*** Opening Dataset records ***

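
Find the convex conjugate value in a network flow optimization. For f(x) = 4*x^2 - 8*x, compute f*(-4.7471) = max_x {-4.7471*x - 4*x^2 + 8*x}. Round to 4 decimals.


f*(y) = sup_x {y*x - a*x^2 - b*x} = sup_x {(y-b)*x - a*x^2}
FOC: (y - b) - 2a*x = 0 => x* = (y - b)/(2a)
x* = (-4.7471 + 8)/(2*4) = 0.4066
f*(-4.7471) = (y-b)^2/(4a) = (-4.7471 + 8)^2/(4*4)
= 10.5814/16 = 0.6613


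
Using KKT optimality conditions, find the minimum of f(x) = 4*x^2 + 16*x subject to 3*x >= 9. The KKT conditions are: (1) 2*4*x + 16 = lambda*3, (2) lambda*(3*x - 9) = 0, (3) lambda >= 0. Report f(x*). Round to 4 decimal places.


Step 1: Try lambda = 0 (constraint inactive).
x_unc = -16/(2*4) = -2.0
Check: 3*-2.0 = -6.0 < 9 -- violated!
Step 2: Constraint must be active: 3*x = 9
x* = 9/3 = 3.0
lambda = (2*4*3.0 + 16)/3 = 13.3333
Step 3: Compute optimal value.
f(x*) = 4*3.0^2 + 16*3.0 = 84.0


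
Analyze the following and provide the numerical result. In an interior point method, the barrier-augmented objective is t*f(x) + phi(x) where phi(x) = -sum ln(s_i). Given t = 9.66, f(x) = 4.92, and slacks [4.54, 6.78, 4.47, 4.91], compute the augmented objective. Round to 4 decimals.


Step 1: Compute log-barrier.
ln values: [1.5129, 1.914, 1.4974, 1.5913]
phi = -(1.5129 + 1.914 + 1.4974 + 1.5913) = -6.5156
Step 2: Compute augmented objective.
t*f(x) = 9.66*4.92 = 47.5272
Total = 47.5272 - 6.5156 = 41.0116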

*** Closing Dataset records ***

- **What is required**
Please copy out the preceding data in full, exactly as written.

- **Finished task**
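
Find the convex conjugate value in a network flow optimization. For f(x) = 4*x^2 - 8*x, compute f*(-4.7471) = max_x {-4.7471*x - 4*x^2 + 8*x}. Round to 4 decimals.


f*(y) = sup_x {y*x - a*x^2 - b*x} = sup_x {(y-b)*x - a*x^2}
FOC: (y - b) - 2a*x = 0 => x* = (y - b)/(2a)
x* = (-4.7471 + 8)/(2*4) = 0.4066
f*(-4.7471) = (y-b)^2/(4a) = (-4.7471 + 8)^2/(4*4)
= 10.5814/16 = 0.6613


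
Using KKT optimality conditions, find the minimum of f(x) = 4*x^2 + 16*x subject to 3*x >= 9. The KKT conditions are: (1) 2*4*x + 16 = lambda*3, (2) lambda*(3*x - 9) = 0, (3) lambda >= 0. Report f(x*). Round to 4 decimal places.


Step 1: Try lambda = 0 (constraint inactive).
x_unc = -16/(2*4) = -2.0
Check: 3*-2.0 = -6.0 < 9 -- violated!
Step 2: Constraint must be active: 3*x = 9
x* = 9/3 = 3.0
lambda = (2*4*3.0 + 16)/3 = 13.3333
Step 3: Compute optimal value.
f(x*) = 4*3.0^2 + 16*3.0 = 84.0


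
Analyze the following and provide the numerical result. In an interior point method, the barrier-augmented objective is t*f(x) + phi(x) where phi(x) = -sum ln(s_i). Given t = 9.66, f(x) = 4.92, and slacks [4.54, 6.78, 4.47, 4.91], compute the augmented objective. Round to 4 decimals.


Step 1: Compute log-barrier.
ln values: [1.5129, 1.914, 1.4974, 1.5913]
phi = -(1.5129 + 1.914 + 1.4974 + 1.5913) = -6.5156
Step 2: Compute augmented objective.
t*f(x) = 9.66*4.92 = 47.5272
Total = 47.5272 - 6.5156 = 41.0116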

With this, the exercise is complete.